Collected data entries
++++++++++

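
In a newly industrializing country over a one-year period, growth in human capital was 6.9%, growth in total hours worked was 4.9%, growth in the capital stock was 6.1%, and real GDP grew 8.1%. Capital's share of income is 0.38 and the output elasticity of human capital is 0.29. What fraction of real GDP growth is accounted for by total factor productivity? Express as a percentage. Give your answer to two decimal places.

Total factor productivity accounted for 26.72% of growth.

Labor's share = 1 − 0.38 − 0.29 = 0.33.
The capital stock: 0.38 × 6.1 = 2.318 pp.
Human capital: 0.29 × 6.9 = 2.001 pp.
Total hours worked: 0.33 × 4.9 = 1.617 pp.
TFP growth = 8.1 − 5.936 = 2.164%.
TFP share of growth = 2.164 / 8.1 × 100 = 26.716%.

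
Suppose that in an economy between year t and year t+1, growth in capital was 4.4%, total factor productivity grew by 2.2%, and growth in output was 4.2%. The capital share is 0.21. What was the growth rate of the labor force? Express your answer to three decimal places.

1.362%

Labor's share = 1 − 0.21 = 0.79.
gY = gA + 0.21×4.4 + 0.79×g.
0.79×g = 4.2 − 2.2 − 0.924 = 1.076.
g = 1.076 / 0.79 = 1.36203%.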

++++++++++

## TASK REQUIREMENTS
From the line containing "Suppose that in" down to the last line of the data above, copy every line exactly; leave out all other lines.

## EXERCISE OUTPUT
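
Suppose that in an economy between year t and year t+1, growth in capital was 4.4%, total factor productivity grew by 2.2%, and growth in output was 4.2%. The capital share is 0.21. What was the growth rate of the labor force? Express your answer to three decimal places.

1.362%

Labor's share = 1 − 0.21 = 0.79.
gY = gA + 0.21×4.4 + 0.79×g.
0.79×g = 4.2 − 2.2 − 0.924 = 1.076.
g = 1.076 / 0.79 = 1.36203%.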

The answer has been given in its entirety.